_WHAT TO WORK ON_
Could you copy out all of the entries exactly?
━━━ LISTED RECORDS ━━━
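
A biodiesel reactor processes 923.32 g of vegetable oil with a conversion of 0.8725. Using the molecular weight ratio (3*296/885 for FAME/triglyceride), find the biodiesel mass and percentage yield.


m_FAME = oil * conv * (3 * 296 / 885) = oil * conv * (888/885)
= 923.32 * 0.8725 * 888 / 885
= 808.3275 g
Y = m_FAME / oil * 100 = conv * (888/885) * 100
= 0.8725 * 888 / 885 * 100
= 87.55%

808.3275 g FAME; Y = 87.55%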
━━━
_ANSWER SPACE_
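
A biodiesel reactor processes 923.32 g of vegetable oil with a conversion of 0.8725. Using the molecular weight ratio (3*296/885 for FAME/triglyceride), find the biodiesel mass and percentage yield.


m_FAME = oil * conv * (3 * 296 / 885) = oil * conv * (888/885)
= 923.32 * 0.8725 * 888 / 885
= 808.3275 g
Y = m_FAME / oil * 100 = conv * (888/885) * 100
= 0.8725 * 888 / 885 * 100
= 87.55%

808.3275 g FAME; Y = 87.55%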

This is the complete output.